Exercise brief: Isolate every line in the records below with "well" in it.
[Exercise data — start]
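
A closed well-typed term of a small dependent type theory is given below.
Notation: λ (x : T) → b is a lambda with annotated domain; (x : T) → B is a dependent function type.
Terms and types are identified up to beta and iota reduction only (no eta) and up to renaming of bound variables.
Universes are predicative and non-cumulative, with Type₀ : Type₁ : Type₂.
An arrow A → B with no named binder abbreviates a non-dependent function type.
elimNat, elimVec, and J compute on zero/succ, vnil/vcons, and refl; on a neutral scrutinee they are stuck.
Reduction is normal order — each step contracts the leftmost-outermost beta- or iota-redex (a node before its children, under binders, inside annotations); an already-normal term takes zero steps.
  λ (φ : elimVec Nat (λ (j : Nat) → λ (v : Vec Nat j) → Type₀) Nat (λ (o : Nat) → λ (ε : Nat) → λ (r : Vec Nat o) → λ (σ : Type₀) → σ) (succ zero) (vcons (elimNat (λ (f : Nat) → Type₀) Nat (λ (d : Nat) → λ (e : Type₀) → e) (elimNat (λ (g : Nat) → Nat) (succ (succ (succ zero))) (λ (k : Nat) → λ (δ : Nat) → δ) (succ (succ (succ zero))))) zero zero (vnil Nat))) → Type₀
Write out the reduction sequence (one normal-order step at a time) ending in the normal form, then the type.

normal-order reduction:
  λ (φ : elimVec Nat (λ (j : Nat) → λ (v : Vec Nat j) → Type₀) Nat (λ (o : Nat) → λ (ε : Nat) → λ (r : Vec Nat o) → λ (σ : Type₀) → σ) (succ zero) (vcons (elimNat (λ (f : Nat) → Type₀) Nat (λ (d : Nat) → λ (e : Type₀) → e) (elimNat (λ (g : Nat) → Nat) (succ (succ (succ zero))) (λ (k : Nat) → λ (δ : Nat) → δ) (succ (succ (succ zero))))) zero zero (vnil Nat))) → Type₀
  ~> λ (φ : (λ (j : Nat) → λ (v : Nat) → λ (o : Vec Nat j) → λ (ε : Type₀) → ε) zero zero (vnil Nat) (elimVec Nat (λ (r : Nat) → λ (σ : Vec Nat r) → Type₀) Nat (λ (f : Nat) → λ (d : Nat) → λ (e : Vec Nat f) → λ (g : Type₀) → g) zero (vnil Nat))) → Type₀
  ~> λ (φ : (λ (j : Nat) → λ (v : Vec Nat zero) → λ (o : Type₀) → o) zero (vnil Nat) (elimVec Nat (λ (ε : Nat) → λ (r : Vec Nat ε) → Type₀) Nat (λ (σ : Nat) → λ (f : Nat) → λ (d : Vec Nat σ) → λ (e : Type₀) → e) zero (vnil Nat))) → Type₀
  ~> λ (φ : (λ (j : Vec Nat zero) → λ (v : Type₀) → v) (vnil Nat) (elimVec Nat (λ (o : Nat) → λ (ε : Vec Nat o) → Type₀) Nat (λ (r : Nat) → λ (σ : Nat) → λ (f : Vec Nat r) → λ (d : Type₀) → d) zero (vnil Nat))) → Type₀
  ~> λ (φ : (λ (j : Type₀) → j) (elimVec Nat (λ (v : Nat) → λ (o : Vec Nat v) → Type₀) Nat (λ (ε : Nat) → λ (r : Nat) → λ (σ : Vec Nat ε) → λ (f : Type₀) → f) zero (vnil Nat))) → Type₀
  ~> λ (φ : elimVec Nat (λ (j : Nat) → λ (v : Vec Nat j) → Type₀) Nat (λ (o : Nat) → λ (ε : Nat) → λ (r : Vec Nat o) → λ (σ : Type₀) → σ) zero (vnil Nat)) → Type₀
  ~> λ (φ : Nat) → Type₀
the term's type:
  Nat → Type₁


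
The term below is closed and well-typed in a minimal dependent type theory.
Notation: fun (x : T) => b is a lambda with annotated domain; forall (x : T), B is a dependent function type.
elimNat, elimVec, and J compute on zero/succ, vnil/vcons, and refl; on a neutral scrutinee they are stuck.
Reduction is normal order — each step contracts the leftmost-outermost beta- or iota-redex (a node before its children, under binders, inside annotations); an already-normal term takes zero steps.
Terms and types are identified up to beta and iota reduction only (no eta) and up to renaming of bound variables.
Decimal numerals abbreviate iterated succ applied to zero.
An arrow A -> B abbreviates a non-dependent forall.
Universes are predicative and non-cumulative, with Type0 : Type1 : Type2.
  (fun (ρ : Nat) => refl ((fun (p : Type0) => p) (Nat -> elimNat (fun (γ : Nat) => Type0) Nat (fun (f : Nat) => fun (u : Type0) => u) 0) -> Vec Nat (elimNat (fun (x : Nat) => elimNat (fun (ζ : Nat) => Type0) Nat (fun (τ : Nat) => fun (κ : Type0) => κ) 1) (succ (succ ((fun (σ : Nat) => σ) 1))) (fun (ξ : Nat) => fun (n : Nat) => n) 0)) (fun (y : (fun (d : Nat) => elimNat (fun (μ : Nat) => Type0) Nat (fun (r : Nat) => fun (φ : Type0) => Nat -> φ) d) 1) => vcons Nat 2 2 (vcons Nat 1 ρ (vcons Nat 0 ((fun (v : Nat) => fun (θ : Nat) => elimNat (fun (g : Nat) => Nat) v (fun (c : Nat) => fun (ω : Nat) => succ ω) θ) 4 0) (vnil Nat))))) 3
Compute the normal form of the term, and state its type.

normal form:
  refl ((Nat -> Nat) -> Vec Nat 3) (fun (ρ : Nat -> Nat) => vcons Nat 2 2 (vcons Nat 1 3 (vcons Nat 0 4 (vnil Nat))))
the term's type:
  Eq ((Nat -> Nat) -> Vec Nat 3) (fun (ρ : Nat -> Nat) => vcons Nat 2 2 (vcons Nat 1 3 (vcons Nat 0 4 (vnil Nat)))) (fun (p : Nat -> Nat) => vcons Nat 2 2 (vcons Nat 1 3 (vcons Nat 0 4 (vnil Nat))))


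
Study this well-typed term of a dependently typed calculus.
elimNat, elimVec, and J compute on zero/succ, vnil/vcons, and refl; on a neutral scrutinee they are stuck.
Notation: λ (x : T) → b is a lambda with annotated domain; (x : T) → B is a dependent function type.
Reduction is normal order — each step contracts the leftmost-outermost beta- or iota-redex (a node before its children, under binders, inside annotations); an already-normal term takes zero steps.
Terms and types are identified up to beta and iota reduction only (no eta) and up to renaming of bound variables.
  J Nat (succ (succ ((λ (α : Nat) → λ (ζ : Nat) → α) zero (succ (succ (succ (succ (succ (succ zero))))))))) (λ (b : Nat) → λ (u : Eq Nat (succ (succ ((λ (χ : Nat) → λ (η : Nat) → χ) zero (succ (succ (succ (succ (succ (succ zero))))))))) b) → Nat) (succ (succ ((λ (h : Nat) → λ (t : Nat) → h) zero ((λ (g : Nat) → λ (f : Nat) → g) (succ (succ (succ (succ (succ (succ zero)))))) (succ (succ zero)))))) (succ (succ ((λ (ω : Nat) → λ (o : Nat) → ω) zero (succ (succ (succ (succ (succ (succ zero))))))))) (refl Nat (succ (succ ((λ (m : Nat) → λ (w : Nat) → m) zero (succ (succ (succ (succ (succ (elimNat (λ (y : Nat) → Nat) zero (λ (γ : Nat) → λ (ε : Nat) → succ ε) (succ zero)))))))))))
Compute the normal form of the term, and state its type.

reduced normal form:
  succ (succ zero)
inferred type:
  Nat


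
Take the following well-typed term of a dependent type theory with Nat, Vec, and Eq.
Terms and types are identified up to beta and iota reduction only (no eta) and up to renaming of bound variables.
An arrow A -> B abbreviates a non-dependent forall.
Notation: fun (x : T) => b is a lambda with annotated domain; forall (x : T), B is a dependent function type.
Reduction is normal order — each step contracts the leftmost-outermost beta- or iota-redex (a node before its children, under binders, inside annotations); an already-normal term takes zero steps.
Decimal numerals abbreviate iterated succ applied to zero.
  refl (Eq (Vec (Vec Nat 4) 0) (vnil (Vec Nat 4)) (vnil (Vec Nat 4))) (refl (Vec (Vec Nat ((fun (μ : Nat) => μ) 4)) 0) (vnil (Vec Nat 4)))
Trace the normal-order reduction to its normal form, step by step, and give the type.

normal-order reduction:
  refl (Eq (Vec (Vec Nat 4) 0) (vnil (Vec Nat 4)) (vnil (Vec Nat 4))) (refl (Vec (Vec Nat ((fun (μ : Nat) => μ) 4)) 0) (vnil (Vec Nat 4)))
  ~> refl (Eq (Vec (Vec Nat 4) 0) (vnil (Vec Nat 4)) (vnil (Vec Nat 4))) (refl (Vec (Vec Nat 4) 0) (vnil (Vec Nat 4)))
the term's type:
  Eq (Eq (Vec (Vec Nat 4) 0) (vnil (Vec Nat 4)) (vnil (Vec Nat 4))) (refl (Vec (Vec Nat 4) 0) (vnil (Vec Nat 4))) (refl (Vec (Vec Nat 4) 0) (vnil (Vec Nat 4)))


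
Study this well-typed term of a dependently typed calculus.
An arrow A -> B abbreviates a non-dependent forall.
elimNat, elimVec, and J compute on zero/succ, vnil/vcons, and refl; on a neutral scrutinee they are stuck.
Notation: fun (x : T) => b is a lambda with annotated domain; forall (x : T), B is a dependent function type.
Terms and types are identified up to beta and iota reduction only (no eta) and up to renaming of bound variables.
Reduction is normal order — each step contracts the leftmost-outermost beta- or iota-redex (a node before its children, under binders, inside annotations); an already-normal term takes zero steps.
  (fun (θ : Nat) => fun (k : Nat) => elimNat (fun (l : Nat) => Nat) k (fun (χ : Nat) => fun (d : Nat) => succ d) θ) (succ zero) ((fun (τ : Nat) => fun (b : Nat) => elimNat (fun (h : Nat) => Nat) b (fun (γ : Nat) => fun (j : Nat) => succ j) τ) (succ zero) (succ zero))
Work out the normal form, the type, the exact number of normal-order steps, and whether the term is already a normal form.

normal form:
  succ (succ (succ zero))
inferred type:
  Nat
normal-order step count: 12
started in normal form: no
first contracted redex: a beta-redex


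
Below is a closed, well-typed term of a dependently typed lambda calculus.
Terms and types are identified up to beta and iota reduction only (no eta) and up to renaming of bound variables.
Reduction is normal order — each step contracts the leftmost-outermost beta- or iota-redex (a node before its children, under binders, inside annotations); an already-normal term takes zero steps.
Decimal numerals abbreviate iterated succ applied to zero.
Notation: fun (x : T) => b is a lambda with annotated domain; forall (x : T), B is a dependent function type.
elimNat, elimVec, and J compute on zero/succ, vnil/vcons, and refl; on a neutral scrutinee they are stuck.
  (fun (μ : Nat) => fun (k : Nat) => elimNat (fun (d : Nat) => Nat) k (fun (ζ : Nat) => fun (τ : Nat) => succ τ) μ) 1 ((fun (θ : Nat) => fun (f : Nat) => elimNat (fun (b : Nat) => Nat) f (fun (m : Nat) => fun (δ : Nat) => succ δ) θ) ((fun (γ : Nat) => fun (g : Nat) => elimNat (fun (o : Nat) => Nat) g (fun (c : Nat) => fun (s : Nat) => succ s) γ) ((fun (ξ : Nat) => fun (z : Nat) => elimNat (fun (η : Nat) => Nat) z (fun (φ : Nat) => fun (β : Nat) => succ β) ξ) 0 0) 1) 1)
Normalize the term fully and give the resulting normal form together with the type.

reduced normal form:
  3
inferred type:
  Nat
observation: the term reaches its normal form after 18 normal-order steps.


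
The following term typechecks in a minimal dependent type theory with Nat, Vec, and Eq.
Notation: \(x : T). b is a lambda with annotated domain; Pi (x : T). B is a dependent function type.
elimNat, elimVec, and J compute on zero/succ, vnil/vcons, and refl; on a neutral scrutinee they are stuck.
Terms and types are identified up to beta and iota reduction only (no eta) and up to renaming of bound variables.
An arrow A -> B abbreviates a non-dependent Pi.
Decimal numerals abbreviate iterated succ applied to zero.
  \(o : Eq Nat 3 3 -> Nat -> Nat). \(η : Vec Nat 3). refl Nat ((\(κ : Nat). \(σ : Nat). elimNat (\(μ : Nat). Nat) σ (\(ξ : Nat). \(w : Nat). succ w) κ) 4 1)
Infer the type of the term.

inferred type:
  (Eq Nat 3 3 -> Nat -> Nat) -> Vec Nat 3 -> Eq Nat 5 5


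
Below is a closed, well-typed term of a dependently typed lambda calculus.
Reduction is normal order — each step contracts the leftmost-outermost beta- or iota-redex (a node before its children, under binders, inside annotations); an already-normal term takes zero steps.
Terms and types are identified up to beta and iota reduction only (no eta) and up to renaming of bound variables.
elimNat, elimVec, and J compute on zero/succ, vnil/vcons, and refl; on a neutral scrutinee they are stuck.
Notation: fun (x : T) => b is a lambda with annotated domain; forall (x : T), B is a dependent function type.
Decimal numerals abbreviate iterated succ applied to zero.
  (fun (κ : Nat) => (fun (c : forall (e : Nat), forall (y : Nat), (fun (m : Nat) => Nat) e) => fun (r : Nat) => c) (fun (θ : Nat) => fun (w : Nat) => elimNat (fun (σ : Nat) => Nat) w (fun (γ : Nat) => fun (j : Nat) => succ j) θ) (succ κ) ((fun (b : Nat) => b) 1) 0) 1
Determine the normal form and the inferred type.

normal form:
  1
inferred type:
  Nat
observation: the first redex contracted is a beta-redex; the normal form is reached in 10 normal-order steps.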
[Exercise data — finish]
Response to this task:
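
A closed well-typed term of a small dependent type theory is given below.
The term below is closed and well-typed in a minimal dependent type theory.
Study this well-typed term of a dependently typed calculus.
Take the following well-typed term of a dependent type theory with Nat, Vec, and Eq.
Study this well-typed term of a dependently typed calculus.
Below is a closed, well-typed term of a dependently typed lambda calculus.
Below is a closed, well-typed term of a dependently typed lambda calculus.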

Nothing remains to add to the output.